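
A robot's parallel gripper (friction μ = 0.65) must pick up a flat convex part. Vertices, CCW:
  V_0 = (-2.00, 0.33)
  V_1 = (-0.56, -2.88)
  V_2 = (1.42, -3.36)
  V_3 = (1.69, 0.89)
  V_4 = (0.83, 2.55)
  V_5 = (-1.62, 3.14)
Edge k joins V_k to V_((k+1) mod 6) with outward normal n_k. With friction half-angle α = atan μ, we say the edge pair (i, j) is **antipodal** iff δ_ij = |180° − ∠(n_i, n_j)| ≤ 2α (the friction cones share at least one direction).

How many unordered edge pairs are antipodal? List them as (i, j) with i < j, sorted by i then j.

α = atan 0.65 = 33.02°;  2α = 66.05°
n_0 = (-0.9124, -0.4093)
n_1 = (-0.2356, -0.9719)
n_2 = (+0.9980, -0.0634)
n_3 = (+0.8879, +0.4600)
n_4 = (+0.2341, +0.9722)
n_5 = (-0.9910, +0.1340)
  (0,1): δ = 127.79°  ·
  (0,2): δ = 27.80°  ✓
  (0,3): δ = 3.23°  ✓
  (0,4): δ = 52.30°  ✓
  (0,5): δ = 148.14°  ·
  (1,2): δ = 80.01°  ·
  (1,3): δ = 48.99°  ✓
  (1,4): δ = 0.09°  ✓
  (1,5): δ = 95.93°  ·
  (2,3): δ = 148.98°  ·
  (2,4): δ = 99.90°  ·
  (2,5): δ = 4.07°  ✓
  (3,4): δ = 130.93°  ·
  (3,5): δ = 35.09°  ✓
  (4,5): δ = 84.16°  ·
antipodal pairs: 7

count = 7; pairs: (0,2), (0,3), (0,4), (1,3), (1,4), (2,5), (3,5)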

☆ ☆ ☆ ☆ ☆ ☆ ☆

* _Goal of the exercise_
From the material above, retype precisely the lines between the line holding "V_1 = (-0.56, -2.88)" and the line holding "Edge k joins", inclusive, and nothing beyond them.

* _Reply_
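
  V_1 = (-0.56, -2.88)
  V_2 = (1.42, -3.36)
  V_3 = (1.69, 0.89)
  V_4 = (0.83, 2.55)
  V_5 = (-1.62, 3.14)
Edge k joins V_k to V_((k+1) mod 6) with outward normal n_k. With friction half-angle α = atan μ, we say the edge pair (i, j) is **antipodal** iff δ_ij = |180° − ∠(n_i, n_j)| ≤ 2α (the friction cones share at least one direction).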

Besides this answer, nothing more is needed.